*Your objective*
Find all lines in the listing that include the word "size", then copy them.

*Exercise material*

_____

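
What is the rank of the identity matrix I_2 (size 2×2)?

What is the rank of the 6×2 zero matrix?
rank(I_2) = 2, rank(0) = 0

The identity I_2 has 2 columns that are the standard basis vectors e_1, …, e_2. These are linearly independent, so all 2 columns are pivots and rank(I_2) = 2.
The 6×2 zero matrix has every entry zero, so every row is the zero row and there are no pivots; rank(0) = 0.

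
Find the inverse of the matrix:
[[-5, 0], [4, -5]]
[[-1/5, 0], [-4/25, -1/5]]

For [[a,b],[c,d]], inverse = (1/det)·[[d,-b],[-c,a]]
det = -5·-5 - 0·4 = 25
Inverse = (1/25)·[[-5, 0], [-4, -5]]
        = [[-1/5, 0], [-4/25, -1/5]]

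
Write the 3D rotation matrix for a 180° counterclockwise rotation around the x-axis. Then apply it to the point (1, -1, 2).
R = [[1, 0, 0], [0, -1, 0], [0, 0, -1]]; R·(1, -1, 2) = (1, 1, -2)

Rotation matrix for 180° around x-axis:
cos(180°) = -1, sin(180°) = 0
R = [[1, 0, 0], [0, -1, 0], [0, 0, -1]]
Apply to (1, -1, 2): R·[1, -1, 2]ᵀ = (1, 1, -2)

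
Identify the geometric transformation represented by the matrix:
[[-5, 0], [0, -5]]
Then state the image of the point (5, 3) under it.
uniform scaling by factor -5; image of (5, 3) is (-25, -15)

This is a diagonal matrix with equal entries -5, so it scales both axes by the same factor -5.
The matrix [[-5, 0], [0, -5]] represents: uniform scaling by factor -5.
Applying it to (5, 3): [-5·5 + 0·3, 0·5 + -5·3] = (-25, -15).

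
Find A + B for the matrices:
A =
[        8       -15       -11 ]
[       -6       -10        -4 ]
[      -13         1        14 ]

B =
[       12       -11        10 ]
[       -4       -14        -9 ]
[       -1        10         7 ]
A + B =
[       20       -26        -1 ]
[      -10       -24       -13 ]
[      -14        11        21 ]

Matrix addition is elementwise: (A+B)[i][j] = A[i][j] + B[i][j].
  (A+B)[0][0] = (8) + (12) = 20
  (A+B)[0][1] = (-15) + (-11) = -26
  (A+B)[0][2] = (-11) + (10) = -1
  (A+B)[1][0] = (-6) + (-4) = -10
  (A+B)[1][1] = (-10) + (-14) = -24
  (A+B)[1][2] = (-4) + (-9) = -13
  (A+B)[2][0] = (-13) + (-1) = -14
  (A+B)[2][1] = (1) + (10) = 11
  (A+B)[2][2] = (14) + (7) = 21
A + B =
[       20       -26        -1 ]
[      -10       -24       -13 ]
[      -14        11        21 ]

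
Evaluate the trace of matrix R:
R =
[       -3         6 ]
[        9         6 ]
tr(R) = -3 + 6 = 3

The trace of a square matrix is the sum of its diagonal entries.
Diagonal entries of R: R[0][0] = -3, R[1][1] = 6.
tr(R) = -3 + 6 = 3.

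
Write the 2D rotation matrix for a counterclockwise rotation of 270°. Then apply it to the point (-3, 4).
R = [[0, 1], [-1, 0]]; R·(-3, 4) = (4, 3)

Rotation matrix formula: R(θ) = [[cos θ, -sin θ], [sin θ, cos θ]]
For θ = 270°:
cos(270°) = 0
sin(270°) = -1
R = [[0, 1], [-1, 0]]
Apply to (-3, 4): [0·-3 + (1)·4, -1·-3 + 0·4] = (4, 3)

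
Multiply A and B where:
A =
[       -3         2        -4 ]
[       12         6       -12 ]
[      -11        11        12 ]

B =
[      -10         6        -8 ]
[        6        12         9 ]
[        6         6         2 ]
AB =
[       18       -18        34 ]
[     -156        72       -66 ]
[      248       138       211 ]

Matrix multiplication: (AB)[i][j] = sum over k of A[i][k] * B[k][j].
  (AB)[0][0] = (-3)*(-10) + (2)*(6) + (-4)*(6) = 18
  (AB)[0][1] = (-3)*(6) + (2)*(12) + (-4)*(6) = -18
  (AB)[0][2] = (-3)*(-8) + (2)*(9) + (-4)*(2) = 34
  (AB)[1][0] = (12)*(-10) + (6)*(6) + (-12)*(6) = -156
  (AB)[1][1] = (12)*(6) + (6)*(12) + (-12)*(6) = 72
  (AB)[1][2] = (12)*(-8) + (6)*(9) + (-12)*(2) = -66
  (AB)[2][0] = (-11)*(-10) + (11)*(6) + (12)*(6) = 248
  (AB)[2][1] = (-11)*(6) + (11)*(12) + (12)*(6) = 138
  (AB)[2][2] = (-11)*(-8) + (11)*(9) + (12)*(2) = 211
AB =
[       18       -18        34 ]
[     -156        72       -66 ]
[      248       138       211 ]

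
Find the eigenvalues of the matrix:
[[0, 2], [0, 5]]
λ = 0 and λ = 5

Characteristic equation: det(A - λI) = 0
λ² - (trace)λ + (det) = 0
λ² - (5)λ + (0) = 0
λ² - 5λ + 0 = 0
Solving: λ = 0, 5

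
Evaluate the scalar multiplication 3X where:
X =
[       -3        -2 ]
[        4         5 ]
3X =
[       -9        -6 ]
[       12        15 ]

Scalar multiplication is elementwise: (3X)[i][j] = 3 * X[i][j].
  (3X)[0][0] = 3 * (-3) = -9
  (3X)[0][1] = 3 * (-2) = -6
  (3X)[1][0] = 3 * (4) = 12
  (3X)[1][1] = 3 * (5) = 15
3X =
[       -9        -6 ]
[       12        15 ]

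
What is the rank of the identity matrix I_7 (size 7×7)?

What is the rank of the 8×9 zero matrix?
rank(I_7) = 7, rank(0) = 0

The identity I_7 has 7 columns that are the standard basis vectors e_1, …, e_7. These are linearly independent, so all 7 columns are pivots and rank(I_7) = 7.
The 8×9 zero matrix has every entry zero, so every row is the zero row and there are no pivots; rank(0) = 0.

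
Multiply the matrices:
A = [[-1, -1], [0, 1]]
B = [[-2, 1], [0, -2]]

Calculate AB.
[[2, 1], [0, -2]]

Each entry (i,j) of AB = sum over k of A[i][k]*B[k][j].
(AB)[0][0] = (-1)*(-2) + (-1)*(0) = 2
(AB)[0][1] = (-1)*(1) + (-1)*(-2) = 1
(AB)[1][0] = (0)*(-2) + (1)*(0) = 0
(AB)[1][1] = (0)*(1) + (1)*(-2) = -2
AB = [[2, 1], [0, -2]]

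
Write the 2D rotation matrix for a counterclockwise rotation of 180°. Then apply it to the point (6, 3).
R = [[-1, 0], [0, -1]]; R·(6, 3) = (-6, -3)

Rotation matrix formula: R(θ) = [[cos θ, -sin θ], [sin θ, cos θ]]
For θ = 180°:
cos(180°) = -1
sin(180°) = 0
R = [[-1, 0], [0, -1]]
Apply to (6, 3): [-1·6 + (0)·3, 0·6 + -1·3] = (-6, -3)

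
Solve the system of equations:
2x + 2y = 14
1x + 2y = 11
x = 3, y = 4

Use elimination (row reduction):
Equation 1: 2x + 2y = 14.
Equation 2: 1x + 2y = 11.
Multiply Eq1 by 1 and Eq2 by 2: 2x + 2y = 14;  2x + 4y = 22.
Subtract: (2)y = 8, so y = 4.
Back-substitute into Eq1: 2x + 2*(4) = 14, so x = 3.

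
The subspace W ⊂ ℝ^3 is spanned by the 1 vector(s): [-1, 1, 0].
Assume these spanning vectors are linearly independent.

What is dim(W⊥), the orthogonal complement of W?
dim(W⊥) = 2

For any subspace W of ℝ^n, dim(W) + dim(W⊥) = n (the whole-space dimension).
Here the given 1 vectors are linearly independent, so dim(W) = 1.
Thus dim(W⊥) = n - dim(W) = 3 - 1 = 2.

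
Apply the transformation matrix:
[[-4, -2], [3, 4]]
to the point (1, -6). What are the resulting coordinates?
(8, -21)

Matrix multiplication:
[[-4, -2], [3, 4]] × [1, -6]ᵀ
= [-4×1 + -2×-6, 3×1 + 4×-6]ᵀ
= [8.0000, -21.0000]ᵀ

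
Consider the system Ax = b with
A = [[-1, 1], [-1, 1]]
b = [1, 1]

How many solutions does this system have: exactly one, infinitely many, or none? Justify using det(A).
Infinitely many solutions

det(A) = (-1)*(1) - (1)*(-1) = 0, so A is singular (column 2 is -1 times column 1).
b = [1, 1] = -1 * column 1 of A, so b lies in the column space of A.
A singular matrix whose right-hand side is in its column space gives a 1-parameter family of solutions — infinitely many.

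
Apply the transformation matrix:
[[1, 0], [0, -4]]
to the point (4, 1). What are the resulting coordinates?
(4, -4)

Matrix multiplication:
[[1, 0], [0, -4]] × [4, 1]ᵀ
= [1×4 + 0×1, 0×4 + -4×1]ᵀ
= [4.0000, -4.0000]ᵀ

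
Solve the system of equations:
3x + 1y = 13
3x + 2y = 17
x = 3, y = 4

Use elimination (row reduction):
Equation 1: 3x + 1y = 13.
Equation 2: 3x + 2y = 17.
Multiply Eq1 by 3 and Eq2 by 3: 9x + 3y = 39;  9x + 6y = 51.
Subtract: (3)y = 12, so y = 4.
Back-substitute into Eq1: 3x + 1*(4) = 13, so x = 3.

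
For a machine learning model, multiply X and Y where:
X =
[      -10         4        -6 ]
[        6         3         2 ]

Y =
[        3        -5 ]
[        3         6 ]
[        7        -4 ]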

_____

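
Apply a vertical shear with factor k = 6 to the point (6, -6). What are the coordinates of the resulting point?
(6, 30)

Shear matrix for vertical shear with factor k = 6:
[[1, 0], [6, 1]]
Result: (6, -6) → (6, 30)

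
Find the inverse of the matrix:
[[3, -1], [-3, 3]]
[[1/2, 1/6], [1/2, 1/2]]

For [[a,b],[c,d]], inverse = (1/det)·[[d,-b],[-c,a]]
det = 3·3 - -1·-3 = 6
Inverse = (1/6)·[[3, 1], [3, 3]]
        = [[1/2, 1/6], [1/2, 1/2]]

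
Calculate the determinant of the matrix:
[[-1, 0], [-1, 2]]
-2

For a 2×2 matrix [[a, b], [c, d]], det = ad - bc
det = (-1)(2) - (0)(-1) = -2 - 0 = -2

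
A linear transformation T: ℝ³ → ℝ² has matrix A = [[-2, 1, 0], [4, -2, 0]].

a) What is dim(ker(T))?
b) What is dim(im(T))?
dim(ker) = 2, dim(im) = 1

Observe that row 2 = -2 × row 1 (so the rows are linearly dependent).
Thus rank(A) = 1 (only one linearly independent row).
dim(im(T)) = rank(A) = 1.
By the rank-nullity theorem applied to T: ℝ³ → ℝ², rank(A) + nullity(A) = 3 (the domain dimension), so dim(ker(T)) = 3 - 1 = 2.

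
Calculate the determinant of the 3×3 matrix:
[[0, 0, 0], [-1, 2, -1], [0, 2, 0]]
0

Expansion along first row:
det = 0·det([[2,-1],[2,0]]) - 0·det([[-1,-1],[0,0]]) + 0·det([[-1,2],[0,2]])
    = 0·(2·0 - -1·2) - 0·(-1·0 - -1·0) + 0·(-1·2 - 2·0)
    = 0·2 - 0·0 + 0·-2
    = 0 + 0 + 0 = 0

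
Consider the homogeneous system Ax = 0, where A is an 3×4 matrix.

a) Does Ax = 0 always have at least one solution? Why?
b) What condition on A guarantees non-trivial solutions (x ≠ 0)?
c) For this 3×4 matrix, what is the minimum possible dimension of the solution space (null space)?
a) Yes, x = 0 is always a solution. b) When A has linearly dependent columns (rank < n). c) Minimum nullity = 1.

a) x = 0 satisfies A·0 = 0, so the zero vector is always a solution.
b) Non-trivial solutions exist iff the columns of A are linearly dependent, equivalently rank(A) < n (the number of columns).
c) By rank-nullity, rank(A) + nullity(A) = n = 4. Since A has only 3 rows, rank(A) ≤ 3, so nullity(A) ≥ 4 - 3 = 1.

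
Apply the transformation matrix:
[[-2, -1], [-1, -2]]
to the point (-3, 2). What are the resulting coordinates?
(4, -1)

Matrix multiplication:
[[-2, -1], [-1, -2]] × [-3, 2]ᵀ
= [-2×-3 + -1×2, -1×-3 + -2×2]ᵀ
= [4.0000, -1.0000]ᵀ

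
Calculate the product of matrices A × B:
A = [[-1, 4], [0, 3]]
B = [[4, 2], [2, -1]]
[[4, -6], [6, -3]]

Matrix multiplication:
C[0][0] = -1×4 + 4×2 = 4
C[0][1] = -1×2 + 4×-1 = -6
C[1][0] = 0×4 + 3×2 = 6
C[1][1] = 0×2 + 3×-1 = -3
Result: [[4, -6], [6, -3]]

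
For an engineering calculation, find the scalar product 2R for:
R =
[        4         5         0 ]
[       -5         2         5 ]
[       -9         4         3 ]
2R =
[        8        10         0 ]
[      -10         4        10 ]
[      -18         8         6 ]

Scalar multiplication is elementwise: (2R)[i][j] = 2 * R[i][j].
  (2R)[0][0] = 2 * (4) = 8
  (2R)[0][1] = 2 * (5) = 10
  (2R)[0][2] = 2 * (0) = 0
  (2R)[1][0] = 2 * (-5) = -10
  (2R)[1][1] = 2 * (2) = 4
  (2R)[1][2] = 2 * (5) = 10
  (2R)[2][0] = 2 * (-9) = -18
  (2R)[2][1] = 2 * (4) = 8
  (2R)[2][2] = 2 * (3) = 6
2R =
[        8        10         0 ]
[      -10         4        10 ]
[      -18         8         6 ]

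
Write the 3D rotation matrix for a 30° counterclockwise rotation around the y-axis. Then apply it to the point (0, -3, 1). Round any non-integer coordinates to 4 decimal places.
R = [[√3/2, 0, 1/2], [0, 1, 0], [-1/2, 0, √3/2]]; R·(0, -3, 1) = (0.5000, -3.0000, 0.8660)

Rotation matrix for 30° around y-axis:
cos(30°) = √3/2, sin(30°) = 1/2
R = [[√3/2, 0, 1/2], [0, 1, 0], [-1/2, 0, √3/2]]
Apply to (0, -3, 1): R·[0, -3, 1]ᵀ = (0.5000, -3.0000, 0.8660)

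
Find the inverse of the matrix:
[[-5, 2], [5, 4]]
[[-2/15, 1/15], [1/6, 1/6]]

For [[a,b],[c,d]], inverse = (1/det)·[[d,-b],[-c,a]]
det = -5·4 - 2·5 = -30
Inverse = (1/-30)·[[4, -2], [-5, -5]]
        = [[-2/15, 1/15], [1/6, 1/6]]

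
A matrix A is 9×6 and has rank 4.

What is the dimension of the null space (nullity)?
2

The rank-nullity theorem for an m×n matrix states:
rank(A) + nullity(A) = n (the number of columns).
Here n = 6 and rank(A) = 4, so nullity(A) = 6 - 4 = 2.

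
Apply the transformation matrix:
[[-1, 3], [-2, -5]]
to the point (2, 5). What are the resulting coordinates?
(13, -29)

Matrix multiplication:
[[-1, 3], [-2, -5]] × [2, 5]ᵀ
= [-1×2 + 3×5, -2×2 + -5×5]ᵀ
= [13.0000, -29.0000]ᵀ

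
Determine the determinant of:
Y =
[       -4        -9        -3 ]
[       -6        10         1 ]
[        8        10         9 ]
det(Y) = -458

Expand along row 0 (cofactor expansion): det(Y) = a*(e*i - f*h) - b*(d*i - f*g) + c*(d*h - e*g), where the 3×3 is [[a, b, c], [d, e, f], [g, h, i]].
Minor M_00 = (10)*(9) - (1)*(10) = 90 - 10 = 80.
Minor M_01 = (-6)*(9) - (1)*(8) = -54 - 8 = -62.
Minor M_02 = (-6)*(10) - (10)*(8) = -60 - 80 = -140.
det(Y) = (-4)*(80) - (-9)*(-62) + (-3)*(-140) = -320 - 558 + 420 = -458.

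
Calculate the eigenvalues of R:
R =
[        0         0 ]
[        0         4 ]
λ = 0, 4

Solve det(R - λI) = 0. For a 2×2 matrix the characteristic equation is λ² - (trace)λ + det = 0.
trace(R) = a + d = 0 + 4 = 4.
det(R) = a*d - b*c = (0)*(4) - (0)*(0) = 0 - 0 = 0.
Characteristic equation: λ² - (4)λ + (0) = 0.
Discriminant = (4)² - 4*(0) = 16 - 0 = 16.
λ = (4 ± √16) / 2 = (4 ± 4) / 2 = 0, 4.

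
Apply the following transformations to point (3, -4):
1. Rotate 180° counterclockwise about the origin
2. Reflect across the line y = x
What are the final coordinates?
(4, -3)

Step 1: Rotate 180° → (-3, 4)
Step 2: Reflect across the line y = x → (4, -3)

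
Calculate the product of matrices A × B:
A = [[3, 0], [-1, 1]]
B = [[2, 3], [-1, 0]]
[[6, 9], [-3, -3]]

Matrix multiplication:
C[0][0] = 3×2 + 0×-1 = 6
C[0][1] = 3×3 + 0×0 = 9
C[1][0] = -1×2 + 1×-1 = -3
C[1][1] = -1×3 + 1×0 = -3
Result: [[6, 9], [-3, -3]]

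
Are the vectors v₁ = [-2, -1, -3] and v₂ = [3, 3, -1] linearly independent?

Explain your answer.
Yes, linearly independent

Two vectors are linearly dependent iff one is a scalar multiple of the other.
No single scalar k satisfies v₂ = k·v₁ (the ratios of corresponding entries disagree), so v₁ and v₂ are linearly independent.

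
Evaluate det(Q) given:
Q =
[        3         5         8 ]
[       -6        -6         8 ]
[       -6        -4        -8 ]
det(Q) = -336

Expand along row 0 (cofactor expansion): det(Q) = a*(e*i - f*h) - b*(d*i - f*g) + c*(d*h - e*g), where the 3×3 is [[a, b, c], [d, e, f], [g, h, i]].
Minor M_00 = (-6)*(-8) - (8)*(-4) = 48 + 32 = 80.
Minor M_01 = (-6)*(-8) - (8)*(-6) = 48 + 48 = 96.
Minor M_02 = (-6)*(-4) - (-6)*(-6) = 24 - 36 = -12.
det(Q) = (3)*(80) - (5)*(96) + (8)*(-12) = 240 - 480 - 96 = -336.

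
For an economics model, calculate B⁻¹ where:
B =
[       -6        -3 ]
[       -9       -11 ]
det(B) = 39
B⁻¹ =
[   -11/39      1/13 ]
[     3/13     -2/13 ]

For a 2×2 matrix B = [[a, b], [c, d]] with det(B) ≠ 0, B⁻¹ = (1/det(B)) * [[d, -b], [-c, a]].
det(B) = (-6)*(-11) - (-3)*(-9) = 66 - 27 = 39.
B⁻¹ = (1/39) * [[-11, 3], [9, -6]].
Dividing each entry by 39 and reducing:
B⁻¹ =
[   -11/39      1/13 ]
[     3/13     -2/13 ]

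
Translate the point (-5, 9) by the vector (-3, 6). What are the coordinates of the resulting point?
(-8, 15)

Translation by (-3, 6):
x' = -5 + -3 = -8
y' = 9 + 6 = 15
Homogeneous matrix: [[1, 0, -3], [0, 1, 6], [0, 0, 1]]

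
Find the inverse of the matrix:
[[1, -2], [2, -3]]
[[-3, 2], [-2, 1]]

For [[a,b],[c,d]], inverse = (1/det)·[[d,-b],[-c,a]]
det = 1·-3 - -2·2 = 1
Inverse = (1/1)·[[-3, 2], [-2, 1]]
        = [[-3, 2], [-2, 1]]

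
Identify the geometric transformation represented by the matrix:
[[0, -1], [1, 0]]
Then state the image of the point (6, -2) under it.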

_____

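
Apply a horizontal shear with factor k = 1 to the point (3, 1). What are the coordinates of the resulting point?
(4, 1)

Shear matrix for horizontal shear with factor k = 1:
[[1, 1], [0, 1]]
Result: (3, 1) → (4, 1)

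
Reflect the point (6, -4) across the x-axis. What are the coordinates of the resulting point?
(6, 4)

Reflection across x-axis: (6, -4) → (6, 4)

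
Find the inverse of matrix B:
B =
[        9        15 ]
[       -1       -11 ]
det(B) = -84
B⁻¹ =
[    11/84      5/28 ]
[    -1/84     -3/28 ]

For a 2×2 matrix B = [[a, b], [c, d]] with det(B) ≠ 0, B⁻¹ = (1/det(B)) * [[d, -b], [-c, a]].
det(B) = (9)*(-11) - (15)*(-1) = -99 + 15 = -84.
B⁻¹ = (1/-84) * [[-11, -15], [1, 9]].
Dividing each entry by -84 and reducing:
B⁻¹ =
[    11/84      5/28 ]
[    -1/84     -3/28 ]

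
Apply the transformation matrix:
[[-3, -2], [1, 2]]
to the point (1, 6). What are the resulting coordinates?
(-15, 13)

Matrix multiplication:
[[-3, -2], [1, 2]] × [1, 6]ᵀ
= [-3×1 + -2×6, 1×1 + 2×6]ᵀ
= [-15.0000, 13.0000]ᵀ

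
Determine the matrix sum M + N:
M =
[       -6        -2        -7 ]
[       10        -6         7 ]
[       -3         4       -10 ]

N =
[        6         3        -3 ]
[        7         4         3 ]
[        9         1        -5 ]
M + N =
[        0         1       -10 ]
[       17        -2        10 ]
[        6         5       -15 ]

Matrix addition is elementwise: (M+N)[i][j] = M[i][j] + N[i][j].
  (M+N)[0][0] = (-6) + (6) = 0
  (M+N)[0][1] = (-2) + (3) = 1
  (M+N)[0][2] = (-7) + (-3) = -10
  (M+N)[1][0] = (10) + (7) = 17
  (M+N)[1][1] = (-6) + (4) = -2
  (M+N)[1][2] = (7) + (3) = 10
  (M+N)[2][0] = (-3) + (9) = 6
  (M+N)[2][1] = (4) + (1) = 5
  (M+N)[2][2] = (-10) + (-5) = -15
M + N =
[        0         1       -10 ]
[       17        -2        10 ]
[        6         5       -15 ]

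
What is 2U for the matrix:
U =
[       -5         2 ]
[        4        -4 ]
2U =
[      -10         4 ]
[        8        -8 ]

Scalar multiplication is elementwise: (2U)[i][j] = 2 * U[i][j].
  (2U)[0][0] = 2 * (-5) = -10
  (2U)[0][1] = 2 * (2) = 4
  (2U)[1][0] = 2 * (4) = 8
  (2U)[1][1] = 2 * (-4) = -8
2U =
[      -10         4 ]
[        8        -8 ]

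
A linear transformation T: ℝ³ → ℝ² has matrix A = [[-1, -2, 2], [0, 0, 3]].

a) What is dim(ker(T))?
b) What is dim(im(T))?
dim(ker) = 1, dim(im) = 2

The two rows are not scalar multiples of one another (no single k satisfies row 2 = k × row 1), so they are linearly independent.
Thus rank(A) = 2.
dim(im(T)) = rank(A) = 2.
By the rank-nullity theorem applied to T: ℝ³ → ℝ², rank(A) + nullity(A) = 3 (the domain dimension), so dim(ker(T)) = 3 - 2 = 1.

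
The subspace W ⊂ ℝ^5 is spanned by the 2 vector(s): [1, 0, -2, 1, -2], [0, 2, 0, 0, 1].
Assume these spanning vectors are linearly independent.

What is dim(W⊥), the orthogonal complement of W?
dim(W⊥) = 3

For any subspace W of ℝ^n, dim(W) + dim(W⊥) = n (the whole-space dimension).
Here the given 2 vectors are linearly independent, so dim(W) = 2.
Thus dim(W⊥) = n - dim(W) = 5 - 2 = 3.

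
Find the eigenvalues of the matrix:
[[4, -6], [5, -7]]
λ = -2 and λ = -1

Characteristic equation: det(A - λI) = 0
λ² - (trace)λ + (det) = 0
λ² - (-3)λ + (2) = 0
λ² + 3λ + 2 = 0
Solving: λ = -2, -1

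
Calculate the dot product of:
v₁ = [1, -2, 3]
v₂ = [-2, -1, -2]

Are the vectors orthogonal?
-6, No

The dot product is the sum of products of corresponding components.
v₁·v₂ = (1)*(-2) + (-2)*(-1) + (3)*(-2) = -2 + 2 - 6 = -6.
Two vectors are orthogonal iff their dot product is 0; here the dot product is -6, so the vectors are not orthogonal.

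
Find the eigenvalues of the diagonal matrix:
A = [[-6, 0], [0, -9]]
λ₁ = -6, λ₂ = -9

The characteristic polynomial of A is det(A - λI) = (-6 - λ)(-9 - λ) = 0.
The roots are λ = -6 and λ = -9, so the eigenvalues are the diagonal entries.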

_____

*Solution*
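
What is the rank of the identity matrix I_2 (size 2×2)?
What is the rank of the identity matrix I_7 (size 7×7)?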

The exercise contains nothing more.